Find the line holding "T6 holds mu2 and waits for nothing." in the entries below. Give it again exactly, along with every line after it up to and including the line holding "T9 holds mu4 and waits for mu5, mu18 and mu9.".

[Saved data entries]
• • • • • • •

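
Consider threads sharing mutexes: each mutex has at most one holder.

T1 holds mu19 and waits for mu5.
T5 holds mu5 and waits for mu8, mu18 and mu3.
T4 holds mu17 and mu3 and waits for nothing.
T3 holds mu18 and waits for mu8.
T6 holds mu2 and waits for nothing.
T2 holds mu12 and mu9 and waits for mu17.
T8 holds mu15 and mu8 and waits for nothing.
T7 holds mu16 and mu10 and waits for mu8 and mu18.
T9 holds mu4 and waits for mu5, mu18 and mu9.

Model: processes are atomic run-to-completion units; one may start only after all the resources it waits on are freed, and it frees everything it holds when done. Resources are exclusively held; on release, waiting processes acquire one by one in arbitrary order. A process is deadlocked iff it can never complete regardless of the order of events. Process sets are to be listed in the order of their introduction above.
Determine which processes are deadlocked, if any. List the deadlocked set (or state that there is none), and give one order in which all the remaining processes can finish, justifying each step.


No process is deadlocked.
Key observation: the wait relation is loop-free; peeling off processes with no waits unwinds the whole state.
The rest can finish in the order T6, T8, T3, T4, T5, T2, T9, T7, T1.
Step-by-step check:
  T6 waits on nothing -> runs at once and releases mu2
  T8 waits on nothing -> runs at once and releases mu15 and mu8
  T3: everything it awaited (mu8) is free; runs, freeing mu18
  T4 waits on nothing -> runs at once and releases mu17 and mu3
  T5: everything it awaited (mu8, mu18 and mu3) is free; runs, freeing mu5
  T2: everything it awaited (mu17) is free; runs, freeing mu12 and mu9
  T9: everything it awaited (mu5, mu18 and mu9) is free; runs, freeing mu4
  T7: everything it awaited (mu8 and mu18) is free; runs, freeing mu16 and mu10
  T1: everything it awaited (mu5) is free; runs, freeing mu19


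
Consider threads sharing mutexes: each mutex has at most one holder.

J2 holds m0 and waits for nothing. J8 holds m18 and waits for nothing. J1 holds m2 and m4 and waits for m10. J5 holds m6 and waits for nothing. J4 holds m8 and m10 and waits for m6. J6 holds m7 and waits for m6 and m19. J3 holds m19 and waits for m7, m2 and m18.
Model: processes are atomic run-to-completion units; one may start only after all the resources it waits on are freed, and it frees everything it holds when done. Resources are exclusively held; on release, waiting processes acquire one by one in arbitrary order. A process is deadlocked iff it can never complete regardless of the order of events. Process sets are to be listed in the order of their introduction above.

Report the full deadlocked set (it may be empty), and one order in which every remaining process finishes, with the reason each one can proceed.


Deadlocked: J6 and J3.
Key observation: nobody on the ring J6 -> J3 -> J6 can start until another member finishes, which never happens; no other process is dragged down with it.
A valid finishing order for the others: J8, J5, J4, J1, J2.
Step-by-step check:
  J8: no waits; runs immediately, freeing m18
  J5: no waits; runs immediately, freeing m6
  run J4 (all its waits — m6 — are resolved); releases m8 and m10
  run J1 (all its waits — m10 — are resolved); releases m2 and m4
  J2: no waits; runs immediately, freeing m0


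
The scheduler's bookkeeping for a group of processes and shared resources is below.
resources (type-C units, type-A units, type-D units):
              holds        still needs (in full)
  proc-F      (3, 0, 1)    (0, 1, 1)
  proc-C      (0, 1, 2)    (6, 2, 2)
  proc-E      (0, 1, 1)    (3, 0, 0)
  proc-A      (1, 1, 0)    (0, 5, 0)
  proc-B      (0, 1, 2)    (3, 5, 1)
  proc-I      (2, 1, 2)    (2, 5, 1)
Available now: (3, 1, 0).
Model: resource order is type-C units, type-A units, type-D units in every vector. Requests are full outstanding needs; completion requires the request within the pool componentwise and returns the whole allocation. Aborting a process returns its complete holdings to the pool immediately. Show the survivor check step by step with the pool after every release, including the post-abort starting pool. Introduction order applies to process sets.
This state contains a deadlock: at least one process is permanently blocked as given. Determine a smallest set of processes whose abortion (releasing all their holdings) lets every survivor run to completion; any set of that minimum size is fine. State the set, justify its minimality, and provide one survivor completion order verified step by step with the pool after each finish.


Minimum abort set: proc-B and proc-I.
Key observation: the deadlocked proc-A becomes finishable only because proc-B and proc-I released (2, 2, 4); it completes at step 4 below.
No one abort is enough; case by case: proc-F alone leaves proc-A blocked (short on type-A units); proc-C alone leaves proc-A blocked (short on type-A units); proc-E alone leaves proc-A blocked (short on type-A units); proc-A alone leaves proc-B blocked (short on type-A units); proc-B alone leaves proc-A blocked (short on type-A units); proc-I alone leaves proc-A blocked (short on type-A units).
The survivors complete as proc-F, proc-C, proc-E, proc-A. Verifying each step (starting from the post-abort pool):
  pool = (5, 3, 4)
  proc-F needs (0, 1, 1) <= (5, 3, 4) -> finishes; pool += (3, 0, 1) = (8, 3, 5)
  proc-C needs (6, 2, 2) <= (8, 3, 5) -> finishes; pool += (0, 1, 2) = (8, 4, 7)
  proc-E needs (3, 0, 0) <= (8, 4, 7) -> finishes; pool += (0, 1, 1) = (8, 5, 8)
  proc-A needs (0, 5, 0) <= (8, 5, 8) -> finishes; pool += (1, 1, 0) = (9, 6, 8)


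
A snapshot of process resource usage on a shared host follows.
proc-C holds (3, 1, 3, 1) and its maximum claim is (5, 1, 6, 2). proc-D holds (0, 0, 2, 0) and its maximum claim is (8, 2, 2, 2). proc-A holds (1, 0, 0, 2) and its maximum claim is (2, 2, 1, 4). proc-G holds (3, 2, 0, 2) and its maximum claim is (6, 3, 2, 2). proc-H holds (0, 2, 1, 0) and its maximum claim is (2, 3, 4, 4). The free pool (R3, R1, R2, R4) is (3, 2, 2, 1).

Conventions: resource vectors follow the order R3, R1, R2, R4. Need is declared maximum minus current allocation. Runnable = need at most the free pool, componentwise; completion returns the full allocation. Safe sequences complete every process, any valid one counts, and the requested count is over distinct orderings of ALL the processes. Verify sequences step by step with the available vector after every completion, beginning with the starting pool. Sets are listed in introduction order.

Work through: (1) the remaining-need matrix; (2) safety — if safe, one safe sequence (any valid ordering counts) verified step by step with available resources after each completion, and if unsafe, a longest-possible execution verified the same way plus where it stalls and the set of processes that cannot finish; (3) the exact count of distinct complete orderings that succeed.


(1) Remaining need (order R3, R1, R2, R4):
  proc-C: (2, 0, 3, 1)
  proc-D: (8, 2, 0, 2)
  proc-A: (1, 2, 1, 2)
  proc-G: (3, 1, 2, 0)
  proc-H: (2, 1, 3, 4)
(2) UNSAFE — no complete ordering exists.
Key observation: after proc-G, proc-A the pool peaks at (7, 4, 2, 5), and each blocked process is short somewhere: proc-C on R2; proc-D on R3; proc-H on R2.
Going as far as possible: proc-G, proc-A; after that, nothing fits. Verifying each step:
  pool = (3, 2, 2, 1)
  run proc-G (needs (3, 1, 2, 0), free (3, 2, 2, 1)); after release of (3, 2, 0, 2) the pool is (6, 4, 2, 3)
  run proc-A (needs (1, 2, 1, 2), free (6, 4, 2, 3)); after release of (1, 0, 0, 2) the pool is (7, 4, 2, 5)
  proc-C still needs (2, 0, 3, 1) but only (7, 4, 2, 5) is free — short on R2
  proc-D still needs (8, 2, 0, 2) but only (7, 4, 2, 5) is free — short on R3
  proc-H still needs (2, 1, 3, 4) but only (7, 4, 2, 5) is free — short on R2
Processes that can never finish: proc-C, proc-D and proc-H.
(3) The exact count: 0 of the possible complete orderings are safe sequences.


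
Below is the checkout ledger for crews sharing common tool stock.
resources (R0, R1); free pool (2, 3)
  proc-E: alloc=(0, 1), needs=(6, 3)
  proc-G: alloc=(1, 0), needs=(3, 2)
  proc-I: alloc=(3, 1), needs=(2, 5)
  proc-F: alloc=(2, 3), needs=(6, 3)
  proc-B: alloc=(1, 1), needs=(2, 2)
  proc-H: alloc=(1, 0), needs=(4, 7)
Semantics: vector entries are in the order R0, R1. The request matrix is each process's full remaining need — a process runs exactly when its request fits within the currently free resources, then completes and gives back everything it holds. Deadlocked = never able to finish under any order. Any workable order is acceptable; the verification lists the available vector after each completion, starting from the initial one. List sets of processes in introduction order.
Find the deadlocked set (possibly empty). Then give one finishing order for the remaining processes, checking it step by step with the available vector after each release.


The deadlocked set is proc-E, proc-I, proc-F and proc-H.
Key observation: after proc-B, proc-G the pool peaks at (4, 4), and each blocked process is short somewhere: proc-E on R0; proc-I on R1; proc-F on R0; proc-H on R1.
A valid finishing order for the others: proc-B, proc-G. Walking it through:
  pool = (2, 3)
  proc-B needs (2, 2) <= (2, 3) -> finishes; pool += (1, 1) = (3, 4)
  proc-G needs (3, 2) <= (3, 4) -> finishes; pool += (1, 0) = (4, 4)
None of the blocked processes ever fits:
  blocked: proc-E wants (6, 3), pool (4, 4) — not enough R0
  blocked: proc-I wants (2, 5), pool (4, 4) — not enough R1
  blocked: proc-F wants (6, 3), pool (4, 4) — not enough R0
  blocked: proc-H wants (4, 7), pool (4, 4) — not enough R1


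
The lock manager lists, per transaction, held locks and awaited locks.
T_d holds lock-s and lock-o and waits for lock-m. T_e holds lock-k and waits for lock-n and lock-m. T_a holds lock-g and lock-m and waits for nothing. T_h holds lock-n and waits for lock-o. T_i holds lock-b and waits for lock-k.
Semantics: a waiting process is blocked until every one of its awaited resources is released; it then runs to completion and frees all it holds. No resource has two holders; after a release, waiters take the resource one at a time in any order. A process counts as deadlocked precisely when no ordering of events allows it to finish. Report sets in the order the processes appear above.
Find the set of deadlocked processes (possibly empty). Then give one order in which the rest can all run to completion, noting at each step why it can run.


No process is deadlocked.
Key observation: the waits form no ring: some process can always run, and its releases unblock the others one by one.
The rest can finish in the order T_a, T_d, T_h, T_e, T_i.
Walking it through:
  T_a waits on nothing -> runs at once and releases lock-g and lock-m
  T_d: everything it awaited (lock-m) is free; runs, freeing lock-s and lock-o
  T_h: everything it awaited (lock-o) is free; runs, freeing lock-n
  T_e: everything it awaited (lock-n and lock-m) is free; runs, freeing lock-k
  T_i: everything it awaited (lock-k) is free; runs, freeing lock-b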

• • • • • • •

> Result of this exercise
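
T6 holds mu2 and waits for nothing.
T2 holds mu12 and mu9 and waits for mu17.
T8 holds mu15 and mu8 and waits for nothing.
T7 holds mu16 and mu10 and waits for mu8 and mu18.
T9 holds mu4 and waits for mu5, mu18 and mu9.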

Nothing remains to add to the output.